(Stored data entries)
====

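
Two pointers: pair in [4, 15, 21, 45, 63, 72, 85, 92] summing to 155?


lo=0(4)+hi=7(92)=96
lo=1(15)+hi=7(92)=107
lo=2(21)+hi=7(92)=113
lo=3(45)+hi=7(92)=137
lo=4(63)+hi=7(92)=155

Yes: 63+92=155


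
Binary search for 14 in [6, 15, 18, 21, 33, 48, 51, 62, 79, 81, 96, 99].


Step 1: lo=0, hi=11, mid=5, val=48
Step 2: lo=0, hi=4, mid=2, val=18
Step 3: lo=0, hi=1, mid=0, val=6
Step 4: lo=1, hi=1, mid=1, val=15

Not found


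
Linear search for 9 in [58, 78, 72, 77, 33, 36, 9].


i=0: 58!=9
i=1: 78!=9
i=2: 72!=9
i=3: 77!=9
i=4: 33!=9
i=5: 36!=9
i=6: 9==9 found!

Found at 6, 7 comps


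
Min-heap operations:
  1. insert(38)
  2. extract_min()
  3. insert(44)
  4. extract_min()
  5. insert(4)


insert(38) -> [38]
extract_min()->38, []
insert(44) -> [44]
extract_min()->44, []
insert(4) -> [4]

Final heap: [4]


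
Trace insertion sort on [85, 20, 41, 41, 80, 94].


Initial: [85, 20, 41, 41, 80, 94]
Insert 20: [20, 85, 41, 41, 80, 94]
Insert 41: [20, 41, 85, 41, 80, 94]
Insert 41: [20, 41, 41, 85, 80, 94]
Insert 80: [20, 41, 41, 80, 85, 94]
Insert 94: [20, 41, 41, 80, 85, 94]

Sorted: [20, 41, 41, 80, 85, 94]


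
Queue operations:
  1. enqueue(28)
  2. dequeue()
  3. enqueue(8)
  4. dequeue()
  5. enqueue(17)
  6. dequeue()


enqueue(28) -> [28]
dequeue()->28, []
enqueue(8) -> [8]
dequeue()->8, []
enqueue(17) -> [17]
dequeue()->17, []

Final queue: []


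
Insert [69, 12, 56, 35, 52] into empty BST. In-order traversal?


Insert 69: root
Insert 12: L from 69
Insert 56: L from 69 -> R from 12
Insert 35: L from 69 -> R from 12 -> L from 56
Insert 52: L from 69 -> R from 12 -> L from 56 -> R from 35

In-order: [12, 35, 52, 56, 69]


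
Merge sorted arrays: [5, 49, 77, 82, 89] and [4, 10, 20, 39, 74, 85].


Take 4 from B
Take 5 from A
Take 10 from B
Take 20 from B
Take 39 from B
Take 49 from A
Take 74 from B
Take 77 from A
Take 82 from A
Take 85 from B

Merged: [4, 5, 10, 20, 39, 49, 74, 77, 82, 85, 89]


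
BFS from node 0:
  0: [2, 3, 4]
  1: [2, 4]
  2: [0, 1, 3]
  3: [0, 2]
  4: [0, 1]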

====

- [Brief]:
Every line above that holds the word "operations" needs to be copied.

- [Result of the exercise]:
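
Min-heap operations:
Queue operations: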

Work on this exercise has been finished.